ACTIVITY = Could you transcribe all of the data word for word?

DATA SHOWN Start Marker

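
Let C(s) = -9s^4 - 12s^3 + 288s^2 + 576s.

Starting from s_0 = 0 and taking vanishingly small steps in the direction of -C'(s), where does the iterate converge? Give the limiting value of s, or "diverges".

-1

C'(s) = -36(s - 4)(s + 1)(s + 4), so C'(0) = 576.
Gradient descent moves in the -C' direction, i.e. s is decreasing.
The nearest critical point in that direction is s = -1, where C'' = 540 > 0 (a local minimum). The iterate converges there.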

DATA SHOWN End Marker

OUTPUT BELOW =
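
Let C(s) = -9s^4 - 12s^3 + 288s^2 + 576s.

Starting from s_0 = 0 and taking vanishingly small steps in the direction of -C'(s), where does the iterate converge? Give the limiting value of s, or "diverges".

-1

C'(s) = -36(s - 4)(s + 1)(s + 4), so C'(0) = 576.
Gradient descent moves in the -C' direction, i.e. s is decreasing.
The nearest critical point in that direction is s = -1, where C'' = 540 > 0 (a local minimum). The iterate converges there.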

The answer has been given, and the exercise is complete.